--- Information provided ---

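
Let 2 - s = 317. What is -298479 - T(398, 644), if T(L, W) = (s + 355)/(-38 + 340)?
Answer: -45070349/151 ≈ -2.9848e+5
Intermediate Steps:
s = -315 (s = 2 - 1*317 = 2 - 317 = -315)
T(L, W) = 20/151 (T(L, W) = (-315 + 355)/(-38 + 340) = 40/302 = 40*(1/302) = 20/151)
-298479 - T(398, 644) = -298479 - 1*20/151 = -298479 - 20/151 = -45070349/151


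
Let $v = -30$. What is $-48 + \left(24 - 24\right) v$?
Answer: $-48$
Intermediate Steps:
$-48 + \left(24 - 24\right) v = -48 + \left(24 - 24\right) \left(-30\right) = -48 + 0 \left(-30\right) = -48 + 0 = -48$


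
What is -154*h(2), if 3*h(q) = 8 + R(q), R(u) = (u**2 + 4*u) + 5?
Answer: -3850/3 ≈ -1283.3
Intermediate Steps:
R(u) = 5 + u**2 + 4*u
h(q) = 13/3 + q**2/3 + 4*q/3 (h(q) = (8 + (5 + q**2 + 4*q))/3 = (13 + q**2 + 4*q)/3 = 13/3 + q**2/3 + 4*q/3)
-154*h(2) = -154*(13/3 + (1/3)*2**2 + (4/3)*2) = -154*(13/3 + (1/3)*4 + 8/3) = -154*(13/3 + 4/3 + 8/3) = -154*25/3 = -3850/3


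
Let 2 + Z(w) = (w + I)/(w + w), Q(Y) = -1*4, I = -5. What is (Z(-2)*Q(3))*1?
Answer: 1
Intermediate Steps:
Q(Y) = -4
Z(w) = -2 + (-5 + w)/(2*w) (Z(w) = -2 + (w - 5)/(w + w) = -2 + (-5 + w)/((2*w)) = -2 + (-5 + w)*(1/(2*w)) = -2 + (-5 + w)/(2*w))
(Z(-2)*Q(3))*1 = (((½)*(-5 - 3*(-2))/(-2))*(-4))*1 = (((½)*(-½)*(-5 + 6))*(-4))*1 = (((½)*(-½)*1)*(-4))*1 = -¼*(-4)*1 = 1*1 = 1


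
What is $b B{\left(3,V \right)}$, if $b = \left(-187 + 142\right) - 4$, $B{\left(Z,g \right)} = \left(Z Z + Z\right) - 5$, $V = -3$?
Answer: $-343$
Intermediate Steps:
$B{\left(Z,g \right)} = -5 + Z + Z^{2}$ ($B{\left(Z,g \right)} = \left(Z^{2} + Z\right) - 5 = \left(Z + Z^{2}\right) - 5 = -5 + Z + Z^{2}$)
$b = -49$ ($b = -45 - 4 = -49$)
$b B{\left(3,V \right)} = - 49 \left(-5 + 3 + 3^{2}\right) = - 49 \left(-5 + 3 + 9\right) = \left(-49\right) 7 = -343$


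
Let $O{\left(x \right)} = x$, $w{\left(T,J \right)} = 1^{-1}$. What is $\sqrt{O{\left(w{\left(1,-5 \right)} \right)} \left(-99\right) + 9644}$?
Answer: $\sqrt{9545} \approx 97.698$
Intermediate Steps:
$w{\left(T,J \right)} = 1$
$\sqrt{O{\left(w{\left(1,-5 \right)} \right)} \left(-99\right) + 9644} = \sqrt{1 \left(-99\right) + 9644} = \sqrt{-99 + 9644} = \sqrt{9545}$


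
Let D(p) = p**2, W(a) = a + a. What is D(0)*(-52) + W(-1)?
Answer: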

---

**Your goal:**
Restate each of the entries above verbatim.

**Answer space:**
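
Let 2 - s = 317. What is -298479 - T(398, 644), if T(L, W) = (s + 355)/(-38 + 340)?
Answer: -45070349/151 ≈ -2.9848e+5
Intermediate Steps:
s = -315 (s = 2 - 1*317 = 2 - 317 = -315)
T(L, W) = 20/151 (T(L, W) = (-315 + 355)/(-38 + 340) = 40/302 = 40*(1/302) = 20/151)
-298479 - T(398, 644) = -298479 - 1*20/151 = -298479 - 20/151 = -45070349/151


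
Let $v = -30$. What is $-48 + \left(24 - 24\right) v$?
Answer: $-48$
Intermediate Steps:
$-48 + \left(24 - 24\right) v = -48 + \left(24 - 24\right) \left(-30\right) = -48 + 0 \left(-30\right) = -48 + 0 = -48$


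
What is -154*h(2), if 3*h(q) = 8 + R(q), R(u) = (u**2 + 4*u) + 5?
Answer: -3850/3 ≈ -1283.3
Intermediate Steps:
R(u) = 5 + u**2 + 4*u
h(q) = 13/3 + q**2/3 + 4*q/3 (h(q) = (8 + (5 + q**2 + 4*q))/3 = (13 + q**2 + 4*q)/3 = 13/3 + q**2/3 + 4*q/3)
-154*h(2) = -154*(13/3 + (1/3)*2**2 + (4/3)*2) = -154*(13/3 + (1/3)*4 + 8/3) = -154*(13/3 + 4/3 + 8/3) = -154*25/3 = -3850/3


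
Let 2 + Z(w) = (w + I)/(w + w), Q(Y) = -1*4, I = -5. What is (Z(-2)*Q(3))*1?
Answer: 1
Intermediate Steps:
Q(Y) = -4
Z(w) = -2 + (-5 + w)/(2*w) (Z(w) = -2 + (w - 5)/(w + w) = -2 + (-5 + w)/((2*w)) = -2 + (-5 + w)*(1/(2*w)) = -2 + (-5 + w)/(2*w))
(Z(-2)*Q(3))*1 = (((½)*(-5 - 3*(-2))/(-2))*(-4))*1 = (((½)*(-½)*(-5 + 6))*(-4))*1 = (((½)*(-½)*1)*(-4))*1 = -¼*(-4)*1 = 1*1 = 1


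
What is $b B{\left(3,V \right)}$, if $b = \left(-187 + 142\right) - 4$, $B{\left(Z,g \right)} = \left(Z Z + Z\right) - 5$, $V = -3$?
Answer: $-343$
Intermediate Steps:
$B{\left(Z,g \right)} = -5 + Z + Z^{2}$ ($B{\left(Z,g \right)} = \left(Z^{2} + Z\right) - 5 = \left(Z + Z^{2}\right) - 5 = -5 + Z + Z^{2}$)
$b = -49$ ($b = -45 - 4 = -49$)
$b B{\left(3,V \right)} = - 49 \left(-5 + 3 + 3^{2}\right) = - 49 \left(-5 + 3 + 9\right) = \left(-49\right) 7 = -343$


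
Let $O{\left(x \right)} = x$, $w{\left(T,J \right)} = 1^{-1}$. What is $\sqrt{O{\left(w{\left(1,-5 \right)} \right)} \left(-99\right) + 9644}$?
Answer: $\sqrt{9545} \approx 97.698$
Intermediate Steps:
$w{\left(T,J \right)} = 1$
$\sqrt{O{\left(w{\left(1,-5 \right)} \right)} \left(-99\right) + 9644} = \sqrt{1 \left(-99\right) + 9644} = \sqrt{-99 + 9644} = \sqrt{9545}$


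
Let D(p) = p**2, W(a) = a + a. What is D(0)*(-52) + W(-1)?
Answer: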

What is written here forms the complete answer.